# What you will do:
Starting at the top of the entries, restate word for word each line up to and including the one with "t: (0,)↦2, (1,)↦0, (2,)↦2".

# Dataset extract:

........

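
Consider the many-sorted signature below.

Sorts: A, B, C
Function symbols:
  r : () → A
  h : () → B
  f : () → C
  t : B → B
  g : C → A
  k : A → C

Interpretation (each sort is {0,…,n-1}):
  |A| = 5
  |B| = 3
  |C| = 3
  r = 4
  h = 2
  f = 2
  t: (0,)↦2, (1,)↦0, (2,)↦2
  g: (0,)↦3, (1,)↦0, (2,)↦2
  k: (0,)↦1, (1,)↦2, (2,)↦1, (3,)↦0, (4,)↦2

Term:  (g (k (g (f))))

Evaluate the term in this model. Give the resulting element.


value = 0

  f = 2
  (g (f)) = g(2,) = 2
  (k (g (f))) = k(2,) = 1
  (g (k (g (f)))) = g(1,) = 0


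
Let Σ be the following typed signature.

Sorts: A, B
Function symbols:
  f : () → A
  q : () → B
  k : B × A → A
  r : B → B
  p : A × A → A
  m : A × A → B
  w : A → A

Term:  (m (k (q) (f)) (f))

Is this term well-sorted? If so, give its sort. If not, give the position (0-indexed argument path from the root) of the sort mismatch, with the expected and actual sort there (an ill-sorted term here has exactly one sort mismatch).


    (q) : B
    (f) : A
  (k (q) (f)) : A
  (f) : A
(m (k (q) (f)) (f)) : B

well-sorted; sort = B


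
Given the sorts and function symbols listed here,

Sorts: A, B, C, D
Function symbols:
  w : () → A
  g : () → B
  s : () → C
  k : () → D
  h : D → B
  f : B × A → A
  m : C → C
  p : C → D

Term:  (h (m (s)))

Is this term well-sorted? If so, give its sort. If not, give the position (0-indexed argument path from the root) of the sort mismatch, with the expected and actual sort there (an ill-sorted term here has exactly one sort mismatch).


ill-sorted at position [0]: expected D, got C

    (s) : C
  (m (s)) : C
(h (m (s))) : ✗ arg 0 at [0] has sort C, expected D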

........

# Written answer:
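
Consider the many-sorted signature below.

Sorts: A, B, C
Function symbols:
  r : () → A
  h : () → B
  f : () → C
  t : B → B
  g : C → A
  k : A → C

Interpretation (each sort is {0,…,n-1}):
  |A| = 5
  |B| = 3
  |C| = 3
  r = 4
  h = 2
  f = 2
  t: (0,)↦2, (1,)↦0, (2,)↦2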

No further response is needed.